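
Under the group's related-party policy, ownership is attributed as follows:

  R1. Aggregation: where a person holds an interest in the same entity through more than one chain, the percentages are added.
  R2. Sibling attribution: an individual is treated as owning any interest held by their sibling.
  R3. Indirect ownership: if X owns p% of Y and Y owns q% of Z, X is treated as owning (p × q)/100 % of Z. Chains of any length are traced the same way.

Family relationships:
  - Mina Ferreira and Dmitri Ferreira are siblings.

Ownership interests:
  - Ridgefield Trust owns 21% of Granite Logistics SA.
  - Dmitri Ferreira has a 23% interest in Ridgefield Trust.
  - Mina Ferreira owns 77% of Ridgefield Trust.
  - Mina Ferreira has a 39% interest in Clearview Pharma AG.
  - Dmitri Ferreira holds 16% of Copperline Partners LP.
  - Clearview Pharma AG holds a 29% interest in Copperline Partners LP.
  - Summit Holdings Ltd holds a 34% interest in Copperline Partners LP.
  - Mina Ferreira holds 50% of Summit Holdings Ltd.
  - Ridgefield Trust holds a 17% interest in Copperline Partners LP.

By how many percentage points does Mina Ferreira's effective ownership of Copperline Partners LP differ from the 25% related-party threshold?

36.31

By sibling attribution (R2), Mina Ferreira is treated as also owning Dmitri Ferreira's interest in Ridgefield Trust, giving 77% + 23% = 100%.
By sibling attribution (R2), Mina Ferreira is treated as owning Dmitri Ferreira's 16% interest in Copperline Partners LP.
Chain via Summit Holdings Ltd (R3): 50% × 34% = 17% of Copperline Partners LP.
Chain via Ridgefield Trust (R3): 100% × 17% = 17% of Copperline Partners LP.
Chain via Clearview Pharma AG (R3): 39% × 29% = 11.31% of Copperline Partners LP.
Direct interest in Copperline Partners LP: 16%.
Aggregating (R1): 17% + 17% + 11.31% + 16% = 61.31%.
61.31% exceeds the 25% threshold by 36.31 percentage points.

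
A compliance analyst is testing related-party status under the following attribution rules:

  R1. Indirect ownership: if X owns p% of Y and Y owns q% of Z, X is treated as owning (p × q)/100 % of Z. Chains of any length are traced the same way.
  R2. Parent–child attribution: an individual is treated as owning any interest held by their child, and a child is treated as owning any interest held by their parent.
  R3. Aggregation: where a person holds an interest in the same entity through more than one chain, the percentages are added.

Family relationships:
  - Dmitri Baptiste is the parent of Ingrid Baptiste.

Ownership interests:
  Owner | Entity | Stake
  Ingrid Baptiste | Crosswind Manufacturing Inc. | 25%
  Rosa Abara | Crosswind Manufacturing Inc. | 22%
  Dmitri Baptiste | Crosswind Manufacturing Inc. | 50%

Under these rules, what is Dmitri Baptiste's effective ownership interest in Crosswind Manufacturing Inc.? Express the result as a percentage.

75%

By parent–child attribution (R2), Dmitri Baptiste is treated as also owning Ingrid Baptiste's interest in Crosswind Manufacturing Inc, giving 50% + 25% = 75%.
Direct interest in Crosswind Manufacturing Inc: 75%.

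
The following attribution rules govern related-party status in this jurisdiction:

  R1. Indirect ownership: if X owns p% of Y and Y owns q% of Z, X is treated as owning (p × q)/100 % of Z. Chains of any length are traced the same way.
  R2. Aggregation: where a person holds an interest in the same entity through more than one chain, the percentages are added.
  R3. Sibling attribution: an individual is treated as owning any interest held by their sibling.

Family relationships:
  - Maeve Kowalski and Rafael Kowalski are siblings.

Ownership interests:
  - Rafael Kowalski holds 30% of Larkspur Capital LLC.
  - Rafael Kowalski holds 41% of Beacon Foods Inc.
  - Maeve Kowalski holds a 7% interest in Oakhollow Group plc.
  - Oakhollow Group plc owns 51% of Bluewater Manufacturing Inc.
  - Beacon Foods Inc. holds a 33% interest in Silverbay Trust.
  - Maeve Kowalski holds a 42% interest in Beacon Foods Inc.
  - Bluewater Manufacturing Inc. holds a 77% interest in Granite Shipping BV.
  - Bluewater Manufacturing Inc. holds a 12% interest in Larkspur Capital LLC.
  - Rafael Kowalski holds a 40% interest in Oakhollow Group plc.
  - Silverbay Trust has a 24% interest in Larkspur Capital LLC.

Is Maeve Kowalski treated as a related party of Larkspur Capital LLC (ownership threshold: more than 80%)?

No

By sibling attribution (R3), Maeve Kowalski is treated as also owning Rafael Kowalski's interest in Oakhollow Group plc, giving 7% + 40% = 47%.
By sibling attribution (R3), Maeve Kowalski is treated as also owning Rafael Kowalski's interest in Beacon Foods Inc, giving 42% + 41% = 83%.
By sibling attribution (R3), Maeve Kowalski is treated as owning Rafael Kowalski's 30% interest in Larkspur Capital LLC.
Chain via Oakhollow Group plc → Bluewater Manufacturing Inc. (R1): 47% × 51% × 12% = 2.8764% of Larkspur Capital LLC.
Chain via Beacon Foods Inc. → Silverbay Trust (R1): 83% × 33% × 24% = 6.5736% of Larkspur Capital LLC.
Direct interest in Larkspur Capital LLC: 30%.
Aggregating (R2): 2.8764% + 6.5736% + 30% = 39.45%.
39.45% does not exceed the 80% threshold, so Maeve is not a related party to Larkspur Capital LLC.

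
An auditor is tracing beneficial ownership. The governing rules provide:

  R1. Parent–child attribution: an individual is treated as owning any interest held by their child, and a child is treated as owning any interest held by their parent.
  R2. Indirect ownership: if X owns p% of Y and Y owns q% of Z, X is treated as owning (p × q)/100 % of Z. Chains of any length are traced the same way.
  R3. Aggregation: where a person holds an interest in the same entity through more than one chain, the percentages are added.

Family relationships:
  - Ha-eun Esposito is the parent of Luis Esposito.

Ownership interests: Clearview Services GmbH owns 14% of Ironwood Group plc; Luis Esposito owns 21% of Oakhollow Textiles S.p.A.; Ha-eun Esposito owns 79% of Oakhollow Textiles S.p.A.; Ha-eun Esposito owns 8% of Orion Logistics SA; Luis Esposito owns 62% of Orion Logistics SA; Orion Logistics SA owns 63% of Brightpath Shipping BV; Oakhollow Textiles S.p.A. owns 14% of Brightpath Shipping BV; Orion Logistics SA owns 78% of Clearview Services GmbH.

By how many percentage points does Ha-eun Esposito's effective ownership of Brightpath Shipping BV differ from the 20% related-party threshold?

By parent–child attribution (R1), Ha-eun Esposito is treated as also owning Luis Esposito's interest in Orion Logistics SA, giving 8% + 62% = 70%.
By parent–child attribution (R1), Ha-eun Esposito is treated as also owning Luis Esposito's interest in Oakhollow Textiles S.p.A, giving 79% + 21% = 100%.
Chain via Orion Logistics SA (R2): 70% × 63% = 44.1% of Brightpath Shipping BV.
Chain via Oakhollow Textiles S.p.A. (R2): 100% × 14% = 14% of Brightpath Shipping BV.
Aggregating (R3): 44.1% + 14% = 58.1%.
58.1% exceeds the 20% threshold by 38.1 percentage points.

38.1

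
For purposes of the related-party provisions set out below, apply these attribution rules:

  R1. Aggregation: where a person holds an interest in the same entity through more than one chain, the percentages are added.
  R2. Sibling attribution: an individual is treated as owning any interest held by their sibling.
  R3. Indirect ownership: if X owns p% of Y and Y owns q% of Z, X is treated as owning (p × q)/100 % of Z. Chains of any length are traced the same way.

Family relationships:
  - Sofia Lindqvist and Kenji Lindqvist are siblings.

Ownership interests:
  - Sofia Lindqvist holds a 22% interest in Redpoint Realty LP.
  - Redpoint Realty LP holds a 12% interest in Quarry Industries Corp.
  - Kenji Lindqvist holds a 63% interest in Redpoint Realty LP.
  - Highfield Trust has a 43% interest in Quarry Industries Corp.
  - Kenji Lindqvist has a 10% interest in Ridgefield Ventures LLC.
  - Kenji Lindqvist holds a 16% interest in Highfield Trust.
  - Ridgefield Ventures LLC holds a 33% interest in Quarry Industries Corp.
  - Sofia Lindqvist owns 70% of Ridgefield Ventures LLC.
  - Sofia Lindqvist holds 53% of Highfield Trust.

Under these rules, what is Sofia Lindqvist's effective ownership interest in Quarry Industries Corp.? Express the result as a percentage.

By sibling attribution (R2), Sofia Lindqvist is treated as also owning Kenji Lindqvist's interest in Ridgefield Ventures LLC, giving 70% + 10% = 80%.
By sibling attribution (R2), Sofia Lindqvist is treated as also owning Kenji Lindqvist's interest in Highfield Trust, giving 53% + 16% = 69%.
By sibling attribution (R2), Sofia Lindqvist is treated as also owning Kenji Lindqvist's interest in Redpoint Realty LP, giving 22% + 63% = 85%.
Chain via Ridgefield Ventures LLC (R3): 80% × 33% = 26.4% of Quarry Industries Corp.
Chain via Highfield Trust (R3): 69% × 43% = 29.67% of Quarry Industries Corp.
Chain via Redpoint Realty LP (R3): 85% × 12% = 10.2% of Quarry Industries Corp.
Aggregating (R1): 26.4% + 29.67% + 10.2% = 66.27%.

66.27%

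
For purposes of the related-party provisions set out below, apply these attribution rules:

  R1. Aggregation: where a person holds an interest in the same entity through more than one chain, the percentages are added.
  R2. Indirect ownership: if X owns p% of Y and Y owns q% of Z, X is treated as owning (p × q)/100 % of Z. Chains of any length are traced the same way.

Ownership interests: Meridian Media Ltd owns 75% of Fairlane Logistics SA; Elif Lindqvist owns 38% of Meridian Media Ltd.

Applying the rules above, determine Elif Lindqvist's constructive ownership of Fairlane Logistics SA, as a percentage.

Chain via Meridian Media Ltd (R2): 38% × 75% = 28.5% of Fairlane Logistics SA.

28.5%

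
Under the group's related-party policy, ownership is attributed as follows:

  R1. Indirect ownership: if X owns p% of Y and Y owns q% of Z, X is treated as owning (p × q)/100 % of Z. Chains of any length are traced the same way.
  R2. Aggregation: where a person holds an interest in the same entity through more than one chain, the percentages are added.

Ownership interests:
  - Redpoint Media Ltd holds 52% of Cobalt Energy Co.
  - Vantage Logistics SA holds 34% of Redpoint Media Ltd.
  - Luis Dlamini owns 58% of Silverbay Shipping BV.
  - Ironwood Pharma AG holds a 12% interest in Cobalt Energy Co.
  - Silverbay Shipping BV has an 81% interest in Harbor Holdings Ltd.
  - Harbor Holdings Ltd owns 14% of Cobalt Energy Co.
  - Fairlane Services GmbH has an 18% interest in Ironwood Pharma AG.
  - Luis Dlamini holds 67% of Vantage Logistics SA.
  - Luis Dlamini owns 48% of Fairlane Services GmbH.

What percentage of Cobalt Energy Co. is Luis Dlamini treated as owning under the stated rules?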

- [TASK GOAL]: Lines containing the word "their" are to be located in the entries and copied.

- [OUTPUT BELOW]:
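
  R2. Sibling attribution: an individual is treated as owning any interest held by their sibling.
  R2. Parent–child attribution: an individual is treated as owning any interest held by their child, and a child is treated as owning any interest held by their parent.
  R3. Sibling attribution: an individual is treated as owning any interest held by their sibling.
  R1. Parent–child attribution: an individual is treated as owning any interest held by their child, and a child is treated as owning any interest held by their parent.
  R2. Sibling attribution: an individual is treated as owning any interest held by their sibling.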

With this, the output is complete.